(Dataset items)
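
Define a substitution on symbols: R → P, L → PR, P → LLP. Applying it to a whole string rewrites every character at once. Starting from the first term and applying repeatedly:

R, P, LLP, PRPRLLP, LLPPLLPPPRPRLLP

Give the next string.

φ(LLPPLLPPPRPRLLP) expands symbol-by-symbol to PR PR LLP LLP PR PR LLP LLP LLP P LLP P PR PR LLP; joining the 15 pieces gives the next term.

PRPRLLPLLPPRPRLLPLLPLLPPLLPPPRPRLLP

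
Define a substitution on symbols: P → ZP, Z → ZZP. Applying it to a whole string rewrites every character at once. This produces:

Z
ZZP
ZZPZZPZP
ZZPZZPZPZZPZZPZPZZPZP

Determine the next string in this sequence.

Replace each of the 21 characters of ZZPZZPZPZZPZZPZPZZPZP in place — ZZP ZZP ZP ZZP ZZP ZP ZZP ZP ZZP ZZP ZP ZZP ZZP ZP ZZP ZP ZZP ZZP ZP ZZP ZP — and concatenate.

ZZPZZPZPZZPZZPZPZZPZPZZPZZPZPZZPZZPZPZZPZPZZPZZPZPZZPZP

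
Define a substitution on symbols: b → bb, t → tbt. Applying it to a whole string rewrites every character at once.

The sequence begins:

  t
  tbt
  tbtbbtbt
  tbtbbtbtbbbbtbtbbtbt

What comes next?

φ(tbtbbtbtbbbbtbtbbtbt) expands symbol-by-symbol to tbt bb tbt bb bb tbt bb tbt bb bb bb bb tbt bb tbt bb bb tbt bb tbt; joining the 20 pieces gives the next term.

tbtbbtbtbbbbtbtbbtbtbbbbbbbbtbtbbtbtbbbbtbtbbtbt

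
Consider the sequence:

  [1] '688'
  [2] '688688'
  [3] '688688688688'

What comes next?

Every step duplicates the string.
So the next term is two copies of 688688688688.

688688688688688688688688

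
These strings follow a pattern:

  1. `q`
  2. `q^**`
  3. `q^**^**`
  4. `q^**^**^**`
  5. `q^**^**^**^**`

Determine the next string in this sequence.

Each term is the previous one with ^** appended.
So the next term is q^**^**^**^**·^**.

q^**^**^**^**^**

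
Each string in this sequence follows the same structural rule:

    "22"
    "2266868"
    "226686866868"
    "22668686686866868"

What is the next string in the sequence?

Each term is the previous one with 66868 appended.
Applying this once more to 22668686686866868:

2266868668686686866868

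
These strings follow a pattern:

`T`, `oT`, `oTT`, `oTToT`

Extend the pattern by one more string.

oTToToTT

From term 3 onward, concatenate the last term with the second-to-last: oT·T = oTT, oTT·oT = oTToT, …
The next term joins oTToT and oTT.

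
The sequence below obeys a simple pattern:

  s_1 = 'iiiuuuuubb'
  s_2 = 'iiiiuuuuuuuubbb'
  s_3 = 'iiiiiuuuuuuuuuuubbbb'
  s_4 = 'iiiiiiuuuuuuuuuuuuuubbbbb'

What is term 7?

iiiiiiiiiuuuuuuuuuuuuuuuuuuuuuuubbbbbbbb

Reading off run lengths: i runs 3, 4, 5, 6; u runs 5, 8, 11, 14; b runs 2, 3, 4, 5 — each is linear in n, where the shown terms are n = 2, 3, 4, 5.
For term 7, n = 8, so the run lengths are 9, 23, 8.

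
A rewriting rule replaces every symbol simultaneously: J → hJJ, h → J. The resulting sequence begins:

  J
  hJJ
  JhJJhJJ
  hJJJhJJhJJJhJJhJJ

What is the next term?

Rewriting the 17 symbols of hJJJhJJhJJJhJJhJJ one by one yields J hJJ hJJ hJJ J hJJ hJJ J hJJ hJJ hJJ J hJJ hJJ J hJJ hJJ; concatenated:

JhJJhJJhJJJhJJhJJJhJJhJJhJJJhJJhJJJhJJhJJ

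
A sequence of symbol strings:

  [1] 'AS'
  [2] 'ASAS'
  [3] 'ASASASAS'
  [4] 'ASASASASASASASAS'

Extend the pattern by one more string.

ASASASASASASASASASASASASASASASAS

s(k+1) = s(k)·s(k) — each term doubles the last.
One more doubling of ASASASASASASASAS gives the answer.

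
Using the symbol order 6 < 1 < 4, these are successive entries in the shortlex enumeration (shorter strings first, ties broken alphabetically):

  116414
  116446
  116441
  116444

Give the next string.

111666

The successor of 116444 increments the rightmost position that isn't already 4 and resets every position after it to 6.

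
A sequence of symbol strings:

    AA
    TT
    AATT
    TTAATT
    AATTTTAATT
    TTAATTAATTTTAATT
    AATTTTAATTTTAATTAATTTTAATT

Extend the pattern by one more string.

From term 3 onward, concatenate the second-to-last term with the last: AA·TT = AATT, TT·AATT = TTAATT, …
The next term joins TTAATTAATTTTAATT and AATTTTAATTTTAATTAATTTTAATT.

TTAATTAATTTTAATTAATTTTAATTTTAATTAATTTTAATT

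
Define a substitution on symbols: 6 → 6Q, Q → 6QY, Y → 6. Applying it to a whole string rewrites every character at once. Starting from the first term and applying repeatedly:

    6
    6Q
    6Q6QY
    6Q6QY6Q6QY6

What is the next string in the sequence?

6Q6QY6Q6QY66Q6QY6Q6QY66Q

Expanding 6Q6QY6Q6QY6: 6→6Q, Q→6QY, 6→6Q, Q→6QY, Y→6, 6→6Q, Q→6QY, 6→6Q, Q→6QY, Y→6, 6→6Q. Concatenated: 6Q 6QY 6Q 6QY 6 6Q 6QY 6Q 6QY 6 6Q.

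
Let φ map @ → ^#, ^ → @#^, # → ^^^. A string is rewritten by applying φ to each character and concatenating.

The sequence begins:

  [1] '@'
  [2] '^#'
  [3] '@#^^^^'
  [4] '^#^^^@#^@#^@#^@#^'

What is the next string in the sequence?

Applying the rule to each of the 17 symbols of ^#^^^@#^@#^@#^@#^ gives the pieces @#^ ^^^ @#^ @#^ @#^ ^# ^^^ @#^ ^# ^^^ @#^ ^# ^^^ @#^ ^# ^^^ @#^, which concatenate to the answer.

@#^^^^@#^@#^@#^^#^^^@#^^#^^^@#^^#^^^@#^^#^^^@#^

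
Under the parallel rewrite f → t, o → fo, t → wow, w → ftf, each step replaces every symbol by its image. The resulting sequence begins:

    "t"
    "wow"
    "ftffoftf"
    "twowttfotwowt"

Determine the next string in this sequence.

Rewriting the 13 symbols of twowttfotwowt one by one yields wow ftf fo ftf wow wow t fo wow ftf fo ftf wow; concatenated:

wowftffoftfwowwowtfowowftffoftfwow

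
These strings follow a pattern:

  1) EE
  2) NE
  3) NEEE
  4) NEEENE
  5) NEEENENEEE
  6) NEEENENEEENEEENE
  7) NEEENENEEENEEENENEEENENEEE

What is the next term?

This is a Fibonacci-style word recurrence s(k) = s(k−1)·s(k−2): e.g. NE·EE = NEEE.
So term 8 is NEEENENEEENEEENENEEENENEEE·NEEENENEEENEEENE.

NEEENENEEENEEENENEEENENEEENEEENENEEENEEENE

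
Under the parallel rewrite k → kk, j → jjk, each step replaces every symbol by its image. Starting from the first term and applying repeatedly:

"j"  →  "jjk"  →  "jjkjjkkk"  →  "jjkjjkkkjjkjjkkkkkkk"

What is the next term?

Replace each of the 20 characters of jjkjjkkkjjkjjkkkkkkk in place — jjk jjk kk jjk jjk kk kk kk jjk jjk kk jjk jjk kk kk kk kk kk kk kk — and concatenate.

jjkjjkkkjjkjjkkkkkkkjjkjjkkkjjkjjkkkkkkkkkkkkkkk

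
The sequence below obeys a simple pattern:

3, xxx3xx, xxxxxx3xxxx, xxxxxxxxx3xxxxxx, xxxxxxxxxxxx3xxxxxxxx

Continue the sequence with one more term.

Each term wraps the previous one in xxx on the left and xx on the right.
Applying this once more to xxxxxxxxxxxx3xxxxxxxx:

xxxxxxxxxxxxxxx3xxxxxxxxxx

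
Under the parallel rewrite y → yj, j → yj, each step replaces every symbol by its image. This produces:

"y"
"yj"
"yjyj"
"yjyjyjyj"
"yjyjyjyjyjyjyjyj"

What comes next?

Replace each of the 16 characters of yjyjyjyjyjyjyjyj in place — yj yj yj yj yj yj yj yj yj yj yj yj yj yj yj yj — and concatenate.

yjyjyjyjyjyjyjyjyjyjyjyjyjyjyjyj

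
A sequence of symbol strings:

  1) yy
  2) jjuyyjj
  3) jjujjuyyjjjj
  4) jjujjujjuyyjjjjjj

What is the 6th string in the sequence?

jjujjujjujjujjuyyjjjjjjjjjj

s(k+1) = jju·s(k)·jj, so each term gains jju as a prefix and jj as a suffix.
From jjujjujjuyyjjjjjj, 2 further steps: jjujjujjuyyjjjjjj → jjujjujjujjuyyjjjjjjjj → (answer).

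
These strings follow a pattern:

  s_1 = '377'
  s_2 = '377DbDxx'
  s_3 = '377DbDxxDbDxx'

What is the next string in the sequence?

The strings grow by a fixed suffix DbDxx each time.
So the next term is 377DbDxxDbDxx·DbDxx.

377DbDxxDbDxxDbDxx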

> **Assigned task**: One line above contains "What is the 6th string in the sequence?". Output that line and each one after it, word for word, and nothing else.

> **Output for this task**:
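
What is the 6th string in the sequence?

jjujjujjujjujjuyyjjjjjjjjjj

s(k+1) = jju·s(k)·jj, so each term gains jju as a prefix and jj as a suffix.
From jjujjujjuyyjjjjjj, 2 further steps: jjujjujjuyyjjjjjj → jjujjujjujjuyyjjjjjjjj → (answer).

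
These strings follow a pattern:

  s_1 = '377'
  s_2 = '377DbDxx'
  s_3 = '377DbDxxDbDxx'

What is the next string in the sequence?

The strings grow by a fixed suffix DbDxx each time.
So the next term is 377DbDxxDbDxx·DbDxx.

377DbDxxDbDxxDbDxx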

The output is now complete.